### RECORD EXCERPTS ###
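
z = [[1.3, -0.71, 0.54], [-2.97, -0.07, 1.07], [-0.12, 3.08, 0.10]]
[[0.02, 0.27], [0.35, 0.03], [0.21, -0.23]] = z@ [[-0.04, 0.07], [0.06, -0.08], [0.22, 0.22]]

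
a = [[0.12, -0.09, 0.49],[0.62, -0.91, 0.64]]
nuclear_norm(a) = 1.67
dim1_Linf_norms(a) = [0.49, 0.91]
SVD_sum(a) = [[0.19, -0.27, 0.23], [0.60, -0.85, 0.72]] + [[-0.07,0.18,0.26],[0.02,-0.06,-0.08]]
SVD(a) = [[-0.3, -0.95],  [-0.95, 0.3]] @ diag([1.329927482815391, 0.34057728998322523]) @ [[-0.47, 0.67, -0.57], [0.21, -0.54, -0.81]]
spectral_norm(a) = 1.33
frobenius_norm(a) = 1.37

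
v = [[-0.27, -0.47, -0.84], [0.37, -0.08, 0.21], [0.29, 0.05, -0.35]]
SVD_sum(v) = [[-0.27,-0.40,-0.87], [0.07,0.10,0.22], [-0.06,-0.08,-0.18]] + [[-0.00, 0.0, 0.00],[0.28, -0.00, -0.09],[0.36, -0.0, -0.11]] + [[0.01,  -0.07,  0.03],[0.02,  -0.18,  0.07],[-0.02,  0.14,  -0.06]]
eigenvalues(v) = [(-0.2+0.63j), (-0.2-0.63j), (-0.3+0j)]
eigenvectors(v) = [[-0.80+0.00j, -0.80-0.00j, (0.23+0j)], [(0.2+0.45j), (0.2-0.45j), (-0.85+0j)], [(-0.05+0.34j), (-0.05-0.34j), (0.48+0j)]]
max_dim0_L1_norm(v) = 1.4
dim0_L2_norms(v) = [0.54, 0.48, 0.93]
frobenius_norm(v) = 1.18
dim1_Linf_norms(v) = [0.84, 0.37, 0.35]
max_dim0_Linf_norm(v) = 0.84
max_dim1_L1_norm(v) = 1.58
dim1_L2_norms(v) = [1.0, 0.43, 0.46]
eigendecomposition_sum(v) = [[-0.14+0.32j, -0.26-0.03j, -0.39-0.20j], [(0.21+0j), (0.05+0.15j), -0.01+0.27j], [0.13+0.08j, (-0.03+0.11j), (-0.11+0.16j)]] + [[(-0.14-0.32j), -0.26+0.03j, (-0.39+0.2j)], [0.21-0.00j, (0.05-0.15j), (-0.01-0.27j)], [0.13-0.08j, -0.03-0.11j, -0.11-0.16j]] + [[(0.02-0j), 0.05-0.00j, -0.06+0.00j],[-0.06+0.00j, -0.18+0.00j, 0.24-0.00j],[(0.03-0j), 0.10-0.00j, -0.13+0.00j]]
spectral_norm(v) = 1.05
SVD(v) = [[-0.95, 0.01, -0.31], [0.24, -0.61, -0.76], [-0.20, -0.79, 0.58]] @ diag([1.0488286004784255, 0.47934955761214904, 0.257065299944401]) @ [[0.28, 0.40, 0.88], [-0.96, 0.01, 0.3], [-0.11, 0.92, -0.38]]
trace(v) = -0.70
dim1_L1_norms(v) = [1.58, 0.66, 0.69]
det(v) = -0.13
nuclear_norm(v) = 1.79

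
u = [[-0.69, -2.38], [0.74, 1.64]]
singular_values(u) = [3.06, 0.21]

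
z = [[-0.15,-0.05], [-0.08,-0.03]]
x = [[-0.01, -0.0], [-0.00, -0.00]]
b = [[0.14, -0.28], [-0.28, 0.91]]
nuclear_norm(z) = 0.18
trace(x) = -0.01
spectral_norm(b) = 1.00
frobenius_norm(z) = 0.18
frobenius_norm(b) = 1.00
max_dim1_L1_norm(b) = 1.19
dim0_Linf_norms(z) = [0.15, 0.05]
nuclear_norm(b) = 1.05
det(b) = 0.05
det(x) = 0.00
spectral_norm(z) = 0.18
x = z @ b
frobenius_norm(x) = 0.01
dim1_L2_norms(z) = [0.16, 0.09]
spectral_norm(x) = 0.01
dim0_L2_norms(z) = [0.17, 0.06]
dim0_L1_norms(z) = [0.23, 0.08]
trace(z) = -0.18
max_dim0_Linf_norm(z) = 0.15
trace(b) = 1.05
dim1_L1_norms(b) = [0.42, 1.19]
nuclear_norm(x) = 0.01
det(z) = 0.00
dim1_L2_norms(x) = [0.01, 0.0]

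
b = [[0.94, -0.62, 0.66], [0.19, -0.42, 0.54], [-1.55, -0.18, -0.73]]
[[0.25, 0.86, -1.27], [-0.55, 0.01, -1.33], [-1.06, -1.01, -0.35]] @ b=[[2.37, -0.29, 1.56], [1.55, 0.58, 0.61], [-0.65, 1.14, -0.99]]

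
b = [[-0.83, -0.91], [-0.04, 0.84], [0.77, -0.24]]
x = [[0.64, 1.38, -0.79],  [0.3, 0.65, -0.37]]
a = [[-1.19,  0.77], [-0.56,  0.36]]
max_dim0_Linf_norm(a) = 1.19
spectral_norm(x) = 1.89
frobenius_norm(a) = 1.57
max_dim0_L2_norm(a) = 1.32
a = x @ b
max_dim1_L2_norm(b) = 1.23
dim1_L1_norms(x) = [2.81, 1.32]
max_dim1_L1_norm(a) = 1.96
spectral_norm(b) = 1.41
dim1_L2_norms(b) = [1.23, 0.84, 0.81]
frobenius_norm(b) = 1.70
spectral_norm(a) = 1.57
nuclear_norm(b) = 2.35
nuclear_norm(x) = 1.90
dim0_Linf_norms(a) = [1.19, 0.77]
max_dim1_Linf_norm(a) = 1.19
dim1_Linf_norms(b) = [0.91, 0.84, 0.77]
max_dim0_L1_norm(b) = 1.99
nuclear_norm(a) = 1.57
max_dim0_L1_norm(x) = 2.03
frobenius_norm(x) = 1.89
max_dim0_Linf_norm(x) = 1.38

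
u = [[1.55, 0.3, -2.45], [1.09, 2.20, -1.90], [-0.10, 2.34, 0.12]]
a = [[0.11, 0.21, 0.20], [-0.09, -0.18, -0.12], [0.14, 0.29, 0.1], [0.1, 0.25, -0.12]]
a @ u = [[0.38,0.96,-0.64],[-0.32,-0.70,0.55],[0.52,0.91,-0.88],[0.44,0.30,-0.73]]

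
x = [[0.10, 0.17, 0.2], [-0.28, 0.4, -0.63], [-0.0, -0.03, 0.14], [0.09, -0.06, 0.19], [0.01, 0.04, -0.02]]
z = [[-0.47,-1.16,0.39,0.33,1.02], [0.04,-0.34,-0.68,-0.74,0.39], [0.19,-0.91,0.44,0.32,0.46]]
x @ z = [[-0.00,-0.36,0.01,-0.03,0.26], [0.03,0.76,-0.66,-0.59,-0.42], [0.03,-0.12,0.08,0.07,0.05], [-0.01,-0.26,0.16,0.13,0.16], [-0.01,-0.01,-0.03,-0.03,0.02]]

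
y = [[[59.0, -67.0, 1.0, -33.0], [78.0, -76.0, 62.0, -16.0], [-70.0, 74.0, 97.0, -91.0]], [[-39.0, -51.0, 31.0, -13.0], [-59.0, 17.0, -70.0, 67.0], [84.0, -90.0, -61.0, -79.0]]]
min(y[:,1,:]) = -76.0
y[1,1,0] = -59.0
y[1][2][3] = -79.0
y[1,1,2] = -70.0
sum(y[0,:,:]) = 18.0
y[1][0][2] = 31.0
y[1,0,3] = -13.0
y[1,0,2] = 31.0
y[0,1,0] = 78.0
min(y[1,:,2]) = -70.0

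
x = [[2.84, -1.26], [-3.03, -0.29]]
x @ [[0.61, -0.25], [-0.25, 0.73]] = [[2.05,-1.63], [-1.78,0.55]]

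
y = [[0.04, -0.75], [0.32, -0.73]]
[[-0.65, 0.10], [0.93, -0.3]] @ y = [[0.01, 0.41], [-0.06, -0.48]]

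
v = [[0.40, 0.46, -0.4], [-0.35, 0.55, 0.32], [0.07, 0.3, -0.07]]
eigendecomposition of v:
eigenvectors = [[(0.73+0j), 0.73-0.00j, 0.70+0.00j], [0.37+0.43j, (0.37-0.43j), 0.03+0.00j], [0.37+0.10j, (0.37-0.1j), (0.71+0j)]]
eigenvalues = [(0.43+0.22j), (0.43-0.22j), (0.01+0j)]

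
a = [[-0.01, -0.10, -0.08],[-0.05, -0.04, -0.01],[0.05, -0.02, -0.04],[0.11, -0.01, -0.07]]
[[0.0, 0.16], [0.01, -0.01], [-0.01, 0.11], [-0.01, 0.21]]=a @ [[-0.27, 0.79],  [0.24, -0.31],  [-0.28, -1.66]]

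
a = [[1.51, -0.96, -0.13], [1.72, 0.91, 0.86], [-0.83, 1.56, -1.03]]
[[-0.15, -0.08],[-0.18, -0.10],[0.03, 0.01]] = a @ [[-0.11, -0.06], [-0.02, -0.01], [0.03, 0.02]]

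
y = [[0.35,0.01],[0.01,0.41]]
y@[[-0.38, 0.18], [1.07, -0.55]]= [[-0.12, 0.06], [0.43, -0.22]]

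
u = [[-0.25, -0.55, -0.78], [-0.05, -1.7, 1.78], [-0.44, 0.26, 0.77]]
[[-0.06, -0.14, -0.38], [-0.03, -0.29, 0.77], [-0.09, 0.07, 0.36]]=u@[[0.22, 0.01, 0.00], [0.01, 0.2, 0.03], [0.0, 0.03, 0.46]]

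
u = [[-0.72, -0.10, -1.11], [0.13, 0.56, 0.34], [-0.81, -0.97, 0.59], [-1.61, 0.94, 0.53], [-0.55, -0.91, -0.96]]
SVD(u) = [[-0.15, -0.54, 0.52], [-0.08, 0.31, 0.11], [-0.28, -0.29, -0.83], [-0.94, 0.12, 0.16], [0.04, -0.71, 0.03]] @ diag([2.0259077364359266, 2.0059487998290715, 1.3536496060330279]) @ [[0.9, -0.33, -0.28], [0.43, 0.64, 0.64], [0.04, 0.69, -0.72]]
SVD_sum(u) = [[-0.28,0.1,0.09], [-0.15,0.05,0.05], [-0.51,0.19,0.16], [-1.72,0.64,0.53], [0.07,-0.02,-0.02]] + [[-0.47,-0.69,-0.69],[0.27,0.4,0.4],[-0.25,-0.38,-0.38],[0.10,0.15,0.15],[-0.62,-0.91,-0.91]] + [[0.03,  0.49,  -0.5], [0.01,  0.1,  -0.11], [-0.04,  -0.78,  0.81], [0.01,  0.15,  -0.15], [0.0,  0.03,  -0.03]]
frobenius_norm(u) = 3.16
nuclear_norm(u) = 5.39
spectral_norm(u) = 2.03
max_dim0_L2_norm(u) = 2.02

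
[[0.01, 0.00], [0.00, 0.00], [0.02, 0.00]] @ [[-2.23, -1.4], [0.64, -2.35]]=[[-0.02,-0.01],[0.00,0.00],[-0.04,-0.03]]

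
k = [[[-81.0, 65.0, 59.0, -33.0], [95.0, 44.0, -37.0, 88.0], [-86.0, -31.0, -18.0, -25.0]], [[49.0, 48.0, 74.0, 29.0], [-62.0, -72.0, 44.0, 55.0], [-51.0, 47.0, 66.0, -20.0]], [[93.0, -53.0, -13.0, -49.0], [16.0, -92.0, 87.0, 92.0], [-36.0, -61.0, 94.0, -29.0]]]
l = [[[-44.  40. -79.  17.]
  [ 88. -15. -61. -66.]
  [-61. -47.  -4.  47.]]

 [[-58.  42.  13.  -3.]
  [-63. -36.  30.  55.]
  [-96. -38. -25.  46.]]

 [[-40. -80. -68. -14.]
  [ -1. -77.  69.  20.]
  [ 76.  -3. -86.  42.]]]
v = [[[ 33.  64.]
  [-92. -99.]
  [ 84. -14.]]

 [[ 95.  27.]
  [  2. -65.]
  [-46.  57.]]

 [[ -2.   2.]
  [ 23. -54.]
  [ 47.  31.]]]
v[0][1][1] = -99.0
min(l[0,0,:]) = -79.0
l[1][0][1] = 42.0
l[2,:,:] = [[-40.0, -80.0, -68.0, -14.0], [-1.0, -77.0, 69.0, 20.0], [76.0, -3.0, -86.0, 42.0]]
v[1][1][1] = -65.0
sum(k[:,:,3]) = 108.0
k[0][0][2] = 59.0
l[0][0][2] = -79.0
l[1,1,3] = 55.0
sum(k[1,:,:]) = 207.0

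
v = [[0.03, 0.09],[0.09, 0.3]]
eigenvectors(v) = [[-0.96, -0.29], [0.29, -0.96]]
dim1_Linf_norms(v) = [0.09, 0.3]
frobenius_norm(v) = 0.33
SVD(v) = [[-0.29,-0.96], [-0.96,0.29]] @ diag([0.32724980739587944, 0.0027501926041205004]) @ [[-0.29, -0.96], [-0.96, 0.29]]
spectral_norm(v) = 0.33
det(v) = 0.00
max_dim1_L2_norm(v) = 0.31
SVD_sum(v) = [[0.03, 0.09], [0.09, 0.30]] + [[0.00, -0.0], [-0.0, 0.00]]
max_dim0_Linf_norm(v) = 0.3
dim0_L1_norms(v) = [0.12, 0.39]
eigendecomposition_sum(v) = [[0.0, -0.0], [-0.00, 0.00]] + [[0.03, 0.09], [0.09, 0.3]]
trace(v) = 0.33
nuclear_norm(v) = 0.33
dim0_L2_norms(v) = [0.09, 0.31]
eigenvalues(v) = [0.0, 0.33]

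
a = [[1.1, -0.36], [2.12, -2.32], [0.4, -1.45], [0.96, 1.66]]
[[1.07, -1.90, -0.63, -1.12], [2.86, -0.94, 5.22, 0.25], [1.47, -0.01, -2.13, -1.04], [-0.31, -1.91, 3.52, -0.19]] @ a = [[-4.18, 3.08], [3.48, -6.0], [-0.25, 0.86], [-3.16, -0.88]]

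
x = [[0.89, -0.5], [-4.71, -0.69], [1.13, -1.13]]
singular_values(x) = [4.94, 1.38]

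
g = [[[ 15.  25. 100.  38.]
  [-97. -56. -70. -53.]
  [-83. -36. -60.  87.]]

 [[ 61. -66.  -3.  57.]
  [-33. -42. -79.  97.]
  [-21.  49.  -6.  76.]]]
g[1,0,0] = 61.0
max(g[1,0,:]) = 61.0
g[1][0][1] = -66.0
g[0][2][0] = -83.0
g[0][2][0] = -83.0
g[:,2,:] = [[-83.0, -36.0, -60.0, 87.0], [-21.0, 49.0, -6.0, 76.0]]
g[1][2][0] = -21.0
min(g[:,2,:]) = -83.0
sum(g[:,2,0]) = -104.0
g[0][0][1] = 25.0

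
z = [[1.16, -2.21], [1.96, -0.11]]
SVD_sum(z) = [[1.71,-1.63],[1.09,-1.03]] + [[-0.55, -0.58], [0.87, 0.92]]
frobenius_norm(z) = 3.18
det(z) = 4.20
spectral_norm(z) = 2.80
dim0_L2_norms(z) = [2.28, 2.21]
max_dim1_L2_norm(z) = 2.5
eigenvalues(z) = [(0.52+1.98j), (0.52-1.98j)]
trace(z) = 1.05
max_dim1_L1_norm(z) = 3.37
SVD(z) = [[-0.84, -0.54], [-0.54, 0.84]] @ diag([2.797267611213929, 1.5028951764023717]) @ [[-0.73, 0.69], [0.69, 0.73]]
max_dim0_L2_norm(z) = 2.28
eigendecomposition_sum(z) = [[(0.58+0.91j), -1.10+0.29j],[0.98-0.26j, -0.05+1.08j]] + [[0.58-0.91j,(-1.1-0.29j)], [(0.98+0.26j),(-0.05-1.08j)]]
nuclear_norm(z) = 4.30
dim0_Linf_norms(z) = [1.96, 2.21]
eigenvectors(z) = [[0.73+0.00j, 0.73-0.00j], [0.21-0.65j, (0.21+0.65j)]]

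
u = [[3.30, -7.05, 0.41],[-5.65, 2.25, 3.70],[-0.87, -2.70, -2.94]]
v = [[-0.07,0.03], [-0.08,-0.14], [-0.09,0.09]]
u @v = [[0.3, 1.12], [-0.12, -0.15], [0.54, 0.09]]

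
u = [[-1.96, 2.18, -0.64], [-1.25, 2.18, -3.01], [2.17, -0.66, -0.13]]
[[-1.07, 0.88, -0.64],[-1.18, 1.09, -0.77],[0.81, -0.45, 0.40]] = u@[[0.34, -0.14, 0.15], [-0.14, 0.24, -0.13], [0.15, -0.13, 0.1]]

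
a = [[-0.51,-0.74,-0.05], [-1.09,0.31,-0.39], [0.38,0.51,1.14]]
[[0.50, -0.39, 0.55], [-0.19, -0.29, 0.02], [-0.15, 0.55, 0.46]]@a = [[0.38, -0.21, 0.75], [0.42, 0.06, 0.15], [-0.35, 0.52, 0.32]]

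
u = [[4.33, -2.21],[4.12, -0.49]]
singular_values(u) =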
###
TASK GOAL: If a line in the material above holds "eigenvalues", copy it.

RESPONSE:
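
eigenvalues(v) = [(-0.2+0.63j), (-0.2-0.63j), (-0.3+0j)]
eigenvalues = [(0.43+0.22j), (0.43-0.22j), (0.01+0j)]
eigenvalues(v) = [0.0, 0.33]
eigenvalues(z) = [(0.52+1.98j), (0.52-1.98j)]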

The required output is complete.